§ TASK DIRECTIONS
The lines to repeat are those below from the one containing "09:10 to 11:40" down to the one containing "- X starts Y: X", both included; reproduce them exactly and nothing else.

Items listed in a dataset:
- Opening Delimiter -
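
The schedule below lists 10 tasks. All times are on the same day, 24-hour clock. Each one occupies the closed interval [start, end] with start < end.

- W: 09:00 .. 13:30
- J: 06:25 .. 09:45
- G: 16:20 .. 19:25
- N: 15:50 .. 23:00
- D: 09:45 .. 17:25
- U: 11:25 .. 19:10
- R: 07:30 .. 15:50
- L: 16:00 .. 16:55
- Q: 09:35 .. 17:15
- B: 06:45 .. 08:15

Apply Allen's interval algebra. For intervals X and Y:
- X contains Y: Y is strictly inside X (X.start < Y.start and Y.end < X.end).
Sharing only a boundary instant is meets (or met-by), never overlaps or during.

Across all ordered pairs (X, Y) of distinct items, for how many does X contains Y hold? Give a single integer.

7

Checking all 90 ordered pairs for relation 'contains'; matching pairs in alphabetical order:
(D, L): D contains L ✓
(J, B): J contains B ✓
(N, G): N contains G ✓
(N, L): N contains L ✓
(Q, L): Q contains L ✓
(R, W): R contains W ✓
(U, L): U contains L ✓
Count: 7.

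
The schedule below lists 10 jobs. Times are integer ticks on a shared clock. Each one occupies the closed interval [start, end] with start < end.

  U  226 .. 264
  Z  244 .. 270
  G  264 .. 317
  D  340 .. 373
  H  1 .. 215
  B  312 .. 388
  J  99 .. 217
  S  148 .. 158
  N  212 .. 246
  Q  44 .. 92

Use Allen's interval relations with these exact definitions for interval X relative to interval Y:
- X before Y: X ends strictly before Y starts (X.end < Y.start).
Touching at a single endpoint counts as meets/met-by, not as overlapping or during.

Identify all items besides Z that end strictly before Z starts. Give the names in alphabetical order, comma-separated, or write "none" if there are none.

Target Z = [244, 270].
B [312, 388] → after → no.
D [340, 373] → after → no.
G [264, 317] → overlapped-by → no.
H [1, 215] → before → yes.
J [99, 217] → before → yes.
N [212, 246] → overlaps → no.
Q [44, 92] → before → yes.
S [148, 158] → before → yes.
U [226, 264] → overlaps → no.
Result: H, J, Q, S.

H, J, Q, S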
- Closing Delimiter -
- Opening Delimiter -
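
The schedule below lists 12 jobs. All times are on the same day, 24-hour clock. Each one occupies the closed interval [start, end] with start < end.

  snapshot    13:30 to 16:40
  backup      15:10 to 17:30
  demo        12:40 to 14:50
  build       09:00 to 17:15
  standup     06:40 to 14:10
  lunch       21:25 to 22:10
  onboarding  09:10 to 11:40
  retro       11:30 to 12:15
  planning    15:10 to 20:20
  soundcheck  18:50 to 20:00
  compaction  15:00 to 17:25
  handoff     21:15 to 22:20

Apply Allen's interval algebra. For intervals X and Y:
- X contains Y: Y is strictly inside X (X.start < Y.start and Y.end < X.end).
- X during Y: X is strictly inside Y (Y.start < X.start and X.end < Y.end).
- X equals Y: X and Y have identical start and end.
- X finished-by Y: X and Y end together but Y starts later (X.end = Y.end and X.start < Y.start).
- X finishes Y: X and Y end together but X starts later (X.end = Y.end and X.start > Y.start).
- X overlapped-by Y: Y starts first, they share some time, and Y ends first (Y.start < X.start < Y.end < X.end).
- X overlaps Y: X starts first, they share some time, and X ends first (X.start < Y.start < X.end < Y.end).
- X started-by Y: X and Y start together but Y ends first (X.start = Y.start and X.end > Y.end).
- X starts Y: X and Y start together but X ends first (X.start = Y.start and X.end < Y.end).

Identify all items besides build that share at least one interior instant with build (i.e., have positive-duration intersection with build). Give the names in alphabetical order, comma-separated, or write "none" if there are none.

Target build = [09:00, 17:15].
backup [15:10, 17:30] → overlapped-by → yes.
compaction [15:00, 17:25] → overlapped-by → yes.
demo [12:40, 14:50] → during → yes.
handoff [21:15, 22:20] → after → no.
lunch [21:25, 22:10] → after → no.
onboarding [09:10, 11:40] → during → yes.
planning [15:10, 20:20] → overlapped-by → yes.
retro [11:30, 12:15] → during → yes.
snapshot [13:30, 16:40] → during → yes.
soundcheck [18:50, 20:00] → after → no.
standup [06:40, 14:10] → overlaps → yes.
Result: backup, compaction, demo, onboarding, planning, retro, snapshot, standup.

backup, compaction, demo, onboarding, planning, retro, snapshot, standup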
- Closing Delimiter -
§ WRITTEN SOLUTION
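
  onboarding  09:10 to 11:40
  retro       11:30 to 12:15
  planning    15:10 to 20:20
  soundcheck  18:50 to 20:00
  compaction  15:00 to 17:25
  handoff     21:15 to 22:20

Apply Allen's interval algebra. For intervals X and Y:
- X contains Y: Y is strictly inside X (X.start < Y.start and Y.end < X.end).
- X during Y: X is strictly inside Y (Y.start < X.start and X.end < Y.end).
- X equals Y: X and Y have identical start and end.
- X finished-by Y: X and Y end together but Y starts later (X.end = Y.end and X.start < Y.start).
- X finishes Y: X and Y end together but X starts later (X.end = Y.end and X.start > Y.start).
- X overlapped-by Y: Y starts first, they share some time, and Y ends first (Y.start < X.start < Y.end < X.end).
- X overlaps Y: X starts first, they share some time, and X ends first (X.start < Y.start < X.end < Y.end).
- X started-by Y: X and Y start together but Y ends first (X.start = Y.start and X.end > Y.end).
- X starts Y: X and Y start together but X ends first (X.start = Y.start and X.end < Y.end).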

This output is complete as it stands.